-------- INFORMATION --------

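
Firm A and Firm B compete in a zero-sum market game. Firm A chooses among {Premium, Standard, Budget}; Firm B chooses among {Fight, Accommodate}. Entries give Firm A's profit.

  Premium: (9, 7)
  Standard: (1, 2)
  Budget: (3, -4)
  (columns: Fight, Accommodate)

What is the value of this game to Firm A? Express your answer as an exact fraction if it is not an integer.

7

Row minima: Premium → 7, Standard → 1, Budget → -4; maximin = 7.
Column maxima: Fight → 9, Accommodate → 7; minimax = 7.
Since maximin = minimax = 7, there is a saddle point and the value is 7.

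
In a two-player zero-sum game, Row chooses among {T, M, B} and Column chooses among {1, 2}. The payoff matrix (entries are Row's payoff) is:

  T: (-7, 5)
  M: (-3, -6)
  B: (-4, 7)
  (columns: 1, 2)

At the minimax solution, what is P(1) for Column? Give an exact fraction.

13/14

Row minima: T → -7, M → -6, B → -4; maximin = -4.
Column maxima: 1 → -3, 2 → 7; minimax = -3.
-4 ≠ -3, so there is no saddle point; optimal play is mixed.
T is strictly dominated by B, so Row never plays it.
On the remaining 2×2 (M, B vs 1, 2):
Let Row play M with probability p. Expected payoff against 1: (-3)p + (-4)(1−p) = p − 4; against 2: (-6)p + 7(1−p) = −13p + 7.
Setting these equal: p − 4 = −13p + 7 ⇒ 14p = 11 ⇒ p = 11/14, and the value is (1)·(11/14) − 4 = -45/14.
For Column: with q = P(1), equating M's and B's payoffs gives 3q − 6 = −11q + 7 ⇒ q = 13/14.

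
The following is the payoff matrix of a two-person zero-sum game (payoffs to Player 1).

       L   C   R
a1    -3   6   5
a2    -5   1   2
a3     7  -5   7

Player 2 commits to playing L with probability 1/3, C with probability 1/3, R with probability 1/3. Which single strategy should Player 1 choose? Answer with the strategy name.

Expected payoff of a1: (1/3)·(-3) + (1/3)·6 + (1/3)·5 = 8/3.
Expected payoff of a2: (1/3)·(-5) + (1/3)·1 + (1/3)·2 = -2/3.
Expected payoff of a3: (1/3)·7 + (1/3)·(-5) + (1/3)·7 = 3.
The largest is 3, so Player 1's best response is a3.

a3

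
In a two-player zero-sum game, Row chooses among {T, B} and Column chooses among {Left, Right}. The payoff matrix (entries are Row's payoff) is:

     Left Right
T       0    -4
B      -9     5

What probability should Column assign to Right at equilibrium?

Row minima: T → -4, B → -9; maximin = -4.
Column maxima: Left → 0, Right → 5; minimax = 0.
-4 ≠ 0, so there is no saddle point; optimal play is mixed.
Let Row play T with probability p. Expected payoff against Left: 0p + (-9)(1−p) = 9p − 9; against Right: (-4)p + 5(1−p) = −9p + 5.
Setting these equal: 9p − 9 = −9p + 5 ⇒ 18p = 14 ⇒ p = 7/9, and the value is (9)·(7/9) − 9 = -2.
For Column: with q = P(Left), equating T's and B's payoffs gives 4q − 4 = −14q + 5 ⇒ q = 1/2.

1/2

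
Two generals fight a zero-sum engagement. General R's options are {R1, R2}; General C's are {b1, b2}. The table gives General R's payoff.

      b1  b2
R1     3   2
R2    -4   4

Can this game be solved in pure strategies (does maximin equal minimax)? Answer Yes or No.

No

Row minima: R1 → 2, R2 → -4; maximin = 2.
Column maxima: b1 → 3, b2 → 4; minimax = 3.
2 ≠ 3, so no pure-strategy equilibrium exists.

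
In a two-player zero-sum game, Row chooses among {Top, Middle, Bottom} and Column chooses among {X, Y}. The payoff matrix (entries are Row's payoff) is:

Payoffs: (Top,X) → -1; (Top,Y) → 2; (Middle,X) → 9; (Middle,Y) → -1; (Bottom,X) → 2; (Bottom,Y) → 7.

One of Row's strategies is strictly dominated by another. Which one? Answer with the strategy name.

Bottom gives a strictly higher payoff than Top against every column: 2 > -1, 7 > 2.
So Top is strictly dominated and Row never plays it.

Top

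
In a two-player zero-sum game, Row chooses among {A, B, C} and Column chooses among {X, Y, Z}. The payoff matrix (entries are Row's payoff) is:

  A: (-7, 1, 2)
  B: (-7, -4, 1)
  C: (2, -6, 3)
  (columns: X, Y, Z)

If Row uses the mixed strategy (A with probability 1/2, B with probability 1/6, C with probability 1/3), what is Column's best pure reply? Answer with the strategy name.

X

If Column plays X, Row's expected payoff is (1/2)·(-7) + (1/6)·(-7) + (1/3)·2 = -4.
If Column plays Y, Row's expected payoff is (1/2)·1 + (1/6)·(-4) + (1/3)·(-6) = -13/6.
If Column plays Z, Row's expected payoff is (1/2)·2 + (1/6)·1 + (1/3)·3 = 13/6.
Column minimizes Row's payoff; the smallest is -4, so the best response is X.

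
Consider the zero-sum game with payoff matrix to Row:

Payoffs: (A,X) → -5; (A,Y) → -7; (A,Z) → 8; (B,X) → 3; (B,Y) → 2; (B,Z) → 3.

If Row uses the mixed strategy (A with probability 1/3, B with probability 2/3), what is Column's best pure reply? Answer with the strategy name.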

--------
-------- INFORMATION --------

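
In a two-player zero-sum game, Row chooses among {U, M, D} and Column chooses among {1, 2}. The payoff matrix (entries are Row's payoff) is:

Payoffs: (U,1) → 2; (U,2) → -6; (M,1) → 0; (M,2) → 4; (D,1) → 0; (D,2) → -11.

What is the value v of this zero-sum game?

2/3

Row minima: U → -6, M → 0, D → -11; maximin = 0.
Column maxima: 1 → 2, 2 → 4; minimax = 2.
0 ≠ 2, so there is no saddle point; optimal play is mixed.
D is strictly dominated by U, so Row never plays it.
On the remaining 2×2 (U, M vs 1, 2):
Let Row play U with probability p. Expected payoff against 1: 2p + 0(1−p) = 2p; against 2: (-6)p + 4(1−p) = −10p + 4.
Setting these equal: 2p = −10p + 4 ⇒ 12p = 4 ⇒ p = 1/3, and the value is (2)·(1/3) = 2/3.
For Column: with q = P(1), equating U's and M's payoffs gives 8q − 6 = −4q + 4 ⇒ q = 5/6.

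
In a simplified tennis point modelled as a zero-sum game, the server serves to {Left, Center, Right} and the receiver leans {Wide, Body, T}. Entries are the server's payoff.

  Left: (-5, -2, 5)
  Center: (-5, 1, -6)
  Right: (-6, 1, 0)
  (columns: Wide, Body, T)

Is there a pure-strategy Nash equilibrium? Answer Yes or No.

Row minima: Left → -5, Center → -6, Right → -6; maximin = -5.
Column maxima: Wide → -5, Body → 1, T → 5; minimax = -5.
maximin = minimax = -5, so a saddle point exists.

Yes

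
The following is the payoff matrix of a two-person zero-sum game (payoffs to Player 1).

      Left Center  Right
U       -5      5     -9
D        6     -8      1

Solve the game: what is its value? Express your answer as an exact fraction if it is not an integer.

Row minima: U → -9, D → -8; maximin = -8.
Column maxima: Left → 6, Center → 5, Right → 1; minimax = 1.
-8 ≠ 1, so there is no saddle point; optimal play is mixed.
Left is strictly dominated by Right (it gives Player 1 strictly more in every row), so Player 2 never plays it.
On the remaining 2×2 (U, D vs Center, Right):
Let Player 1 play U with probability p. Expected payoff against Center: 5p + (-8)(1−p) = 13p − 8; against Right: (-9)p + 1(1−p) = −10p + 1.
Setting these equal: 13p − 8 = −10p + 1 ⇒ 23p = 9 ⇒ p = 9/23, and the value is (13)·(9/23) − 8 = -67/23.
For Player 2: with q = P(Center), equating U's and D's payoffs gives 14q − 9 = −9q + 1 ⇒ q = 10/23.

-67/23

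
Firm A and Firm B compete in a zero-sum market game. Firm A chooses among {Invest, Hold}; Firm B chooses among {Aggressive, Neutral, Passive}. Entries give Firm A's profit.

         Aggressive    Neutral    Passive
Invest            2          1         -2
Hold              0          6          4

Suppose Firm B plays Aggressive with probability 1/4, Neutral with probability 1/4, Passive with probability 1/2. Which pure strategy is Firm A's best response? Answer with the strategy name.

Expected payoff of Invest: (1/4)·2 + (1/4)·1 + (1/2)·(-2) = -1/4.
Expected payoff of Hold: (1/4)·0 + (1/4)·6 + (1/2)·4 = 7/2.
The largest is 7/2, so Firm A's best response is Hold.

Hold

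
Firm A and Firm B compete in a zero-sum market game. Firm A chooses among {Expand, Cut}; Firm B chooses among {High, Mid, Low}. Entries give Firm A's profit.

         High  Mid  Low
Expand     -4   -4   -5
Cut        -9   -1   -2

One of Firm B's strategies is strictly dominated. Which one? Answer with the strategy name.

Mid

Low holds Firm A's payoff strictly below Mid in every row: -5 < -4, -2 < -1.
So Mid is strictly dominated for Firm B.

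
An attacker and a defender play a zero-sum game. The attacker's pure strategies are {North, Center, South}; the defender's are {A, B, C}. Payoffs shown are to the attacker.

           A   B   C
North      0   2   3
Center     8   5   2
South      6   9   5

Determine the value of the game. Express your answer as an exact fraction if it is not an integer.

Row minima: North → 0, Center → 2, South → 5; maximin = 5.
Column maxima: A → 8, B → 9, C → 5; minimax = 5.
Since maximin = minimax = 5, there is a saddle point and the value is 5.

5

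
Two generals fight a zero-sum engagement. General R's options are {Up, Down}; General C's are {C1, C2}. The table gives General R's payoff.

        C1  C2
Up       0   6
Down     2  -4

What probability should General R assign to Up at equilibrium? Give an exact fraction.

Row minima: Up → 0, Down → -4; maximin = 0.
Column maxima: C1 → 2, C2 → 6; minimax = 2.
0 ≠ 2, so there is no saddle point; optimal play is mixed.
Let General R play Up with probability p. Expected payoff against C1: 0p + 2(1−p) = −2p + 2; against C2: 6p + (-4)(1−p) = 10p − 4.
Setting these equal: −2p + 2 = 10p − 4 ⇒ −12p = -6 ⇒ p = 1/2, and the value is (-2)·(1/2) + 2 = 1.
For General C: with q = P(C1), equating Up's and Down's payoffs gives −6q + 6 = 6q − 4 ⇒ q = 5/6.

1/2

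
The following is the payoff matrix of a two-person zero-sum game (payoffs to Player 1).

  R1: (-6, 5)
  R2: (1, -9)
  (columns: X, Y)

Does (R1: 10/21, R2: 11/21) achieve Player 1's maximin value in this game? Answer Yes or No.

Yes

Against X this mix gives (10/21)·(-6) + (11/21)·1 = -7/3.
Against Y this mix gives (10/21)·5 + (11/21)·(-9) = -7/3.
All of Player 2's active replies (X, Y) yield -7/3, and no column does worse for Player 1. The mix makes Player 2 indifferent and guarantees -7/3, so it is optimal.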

--------
-------- INFORMATION --------

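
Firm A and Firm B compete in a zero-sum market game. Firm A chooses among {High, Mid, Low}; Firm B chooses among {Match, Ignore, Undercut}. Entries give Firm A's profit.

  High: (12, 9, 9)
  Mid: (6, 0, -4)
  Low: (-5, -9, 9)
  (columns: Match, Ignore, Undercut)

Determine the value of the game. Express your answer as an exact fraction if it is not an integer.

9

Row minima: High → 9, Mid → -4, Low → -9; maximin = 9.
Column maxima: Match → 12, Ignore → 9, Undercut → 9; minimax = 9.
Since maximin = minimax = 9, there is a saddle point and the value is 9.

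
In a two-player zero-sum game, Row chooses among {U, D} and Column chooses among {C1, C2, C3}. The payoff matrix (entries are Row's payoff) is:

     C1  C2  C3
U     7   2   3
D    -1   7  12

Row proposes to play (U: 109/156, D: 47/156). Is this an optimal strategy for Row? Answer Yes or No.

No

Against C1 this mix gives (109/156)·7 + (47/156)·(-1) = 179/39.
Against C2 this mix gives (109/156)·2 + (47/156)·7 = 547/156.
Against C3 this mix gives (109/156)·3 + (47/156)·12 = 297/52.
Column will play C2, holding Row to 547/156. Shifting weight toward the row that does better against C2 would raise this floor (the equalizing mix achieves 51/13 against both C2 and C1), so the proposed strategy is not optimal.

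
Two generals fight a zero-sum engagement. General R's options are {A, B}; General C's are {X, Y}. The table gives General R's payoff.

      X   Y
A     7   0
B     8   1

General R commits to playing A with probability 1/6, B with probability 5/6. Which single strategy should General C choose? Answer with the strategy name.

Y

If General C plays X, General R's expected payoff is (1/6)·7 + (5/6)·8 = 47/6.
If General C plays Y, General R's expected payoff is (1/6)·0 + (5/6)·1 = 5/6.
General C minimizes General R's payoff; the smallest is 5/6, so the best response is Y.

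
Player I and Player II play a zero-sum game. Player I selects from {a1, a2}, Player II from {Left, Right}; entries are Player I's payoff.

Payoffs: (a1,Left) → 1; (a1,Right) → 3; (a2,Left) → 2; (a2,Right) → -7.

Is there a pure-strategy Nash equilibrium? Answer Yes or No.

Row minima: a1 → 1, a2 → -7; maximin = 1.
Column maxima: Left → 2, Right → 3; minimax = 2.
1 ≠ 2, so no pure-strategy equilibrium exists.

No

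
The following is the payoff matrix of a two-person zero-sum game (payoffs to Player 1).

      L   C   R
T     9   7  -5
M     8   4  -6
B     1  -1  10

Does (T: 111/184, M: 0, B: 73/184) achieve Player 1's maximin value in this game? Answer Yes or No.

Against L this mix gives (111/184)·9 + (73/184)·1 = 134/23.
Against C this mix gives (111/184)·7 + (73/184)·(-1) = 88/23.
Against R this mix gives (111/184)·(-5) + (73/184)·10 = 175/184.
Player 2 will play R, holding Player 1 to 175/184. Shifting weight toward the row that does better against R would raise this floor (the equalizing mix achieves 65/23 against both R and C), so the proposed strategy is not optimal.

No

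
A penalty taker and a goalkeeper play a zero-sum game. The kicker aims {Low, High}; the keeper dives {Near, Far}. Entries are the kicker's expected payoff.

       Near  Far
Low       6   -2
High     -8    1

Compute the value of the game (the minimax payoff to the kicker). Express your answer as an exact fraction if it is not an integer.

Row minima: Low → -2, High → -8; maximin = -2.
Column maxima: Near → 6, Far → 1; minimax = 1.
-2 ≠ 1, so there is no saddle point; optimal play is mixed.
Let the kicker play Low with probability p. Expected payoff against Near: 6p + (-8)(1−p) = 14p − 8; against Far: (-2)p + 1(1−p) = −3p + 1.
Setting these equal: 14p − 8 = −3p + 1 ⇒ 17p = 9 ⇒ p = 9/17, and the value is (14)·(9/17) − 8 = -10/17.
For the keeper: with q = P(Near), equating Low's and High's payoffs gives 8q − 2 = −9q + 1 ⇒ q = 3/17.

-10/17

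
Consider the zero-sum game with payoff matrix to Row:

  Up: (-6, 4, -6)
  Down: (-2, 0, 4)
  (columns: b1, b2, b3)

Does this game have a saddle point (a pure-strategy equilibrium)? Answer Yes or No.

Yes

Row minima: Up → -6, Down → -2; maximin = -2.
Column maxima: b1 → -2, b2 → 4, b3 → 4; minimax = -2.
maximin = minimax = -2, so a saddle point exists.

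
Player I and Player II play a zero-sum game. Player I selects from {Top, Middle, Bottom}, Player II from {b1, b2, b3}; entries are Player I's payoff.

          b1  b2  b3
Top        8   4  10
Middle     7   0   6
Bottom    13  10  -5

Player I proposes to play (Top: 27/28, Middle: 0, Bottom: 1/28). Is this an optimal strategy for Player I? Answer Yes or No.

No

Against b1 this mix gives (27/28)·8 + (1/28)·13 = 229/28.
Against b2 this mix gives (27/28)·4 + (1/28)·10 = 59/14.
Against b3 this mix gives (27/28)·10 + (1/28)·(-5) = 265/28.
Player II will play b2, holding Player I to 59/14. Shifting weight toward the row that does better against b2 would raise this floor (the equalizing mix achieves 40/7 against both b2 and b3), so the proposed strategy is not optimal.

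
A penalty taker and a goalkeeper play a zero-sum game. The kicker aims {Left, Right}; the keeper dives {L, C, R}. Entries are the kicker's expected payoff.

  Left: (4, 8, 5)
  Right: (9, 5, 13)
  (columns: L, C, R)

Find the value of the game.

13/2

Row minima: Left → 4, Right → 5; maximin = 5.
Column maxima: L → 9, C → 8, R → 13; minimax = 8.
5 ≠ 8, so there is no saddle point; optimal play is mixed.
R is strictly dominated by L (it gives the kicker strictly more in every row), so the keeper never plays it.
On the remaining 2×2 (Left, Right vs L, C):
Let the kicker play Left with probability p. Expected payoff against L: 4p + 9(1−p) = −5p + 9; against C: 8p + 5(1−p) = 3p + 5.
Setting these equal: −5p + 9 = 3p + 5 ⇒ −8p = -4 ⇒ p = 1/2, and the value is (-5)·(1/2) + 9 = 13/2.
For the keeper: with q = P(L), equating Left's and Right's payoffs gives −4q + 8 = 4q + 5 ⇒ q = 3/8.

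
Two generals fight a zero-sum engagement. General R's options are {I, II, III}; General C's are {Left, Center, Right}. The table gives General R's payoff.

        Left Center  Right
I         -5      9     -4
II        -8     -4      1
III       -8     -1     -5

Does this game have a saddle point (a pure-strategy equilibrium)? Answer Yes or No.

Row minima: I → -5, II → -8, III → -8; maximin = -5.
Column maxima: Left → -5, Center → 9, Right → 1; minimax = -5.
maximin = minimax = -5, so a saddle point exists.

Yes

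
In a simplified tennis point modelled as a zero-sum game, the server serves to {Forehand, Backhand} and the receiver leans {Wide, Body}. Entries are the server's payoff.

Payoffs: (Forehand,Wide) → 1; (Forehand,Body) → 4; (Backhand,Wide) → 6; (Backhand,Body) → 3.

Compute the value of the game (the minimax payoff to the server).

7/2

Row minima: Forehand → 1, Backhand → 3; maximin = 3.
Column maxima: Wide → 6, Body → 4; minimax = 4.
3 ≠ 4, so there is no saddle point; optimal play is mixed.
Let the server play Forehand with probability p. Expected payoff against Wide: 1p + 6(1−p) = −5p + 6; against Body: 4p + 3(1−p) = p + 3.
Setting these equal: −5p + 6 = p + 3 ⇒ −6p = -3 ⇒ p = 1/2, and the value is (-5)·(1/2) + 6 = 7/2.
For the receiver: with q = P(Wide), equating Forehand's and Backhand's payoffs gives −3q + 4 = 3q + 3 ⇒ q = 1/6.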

--------

## ACTIVITY
Count the lines of the records that include the word "selects", please, and report the number alone.

## RESULT OF THIS TASK
2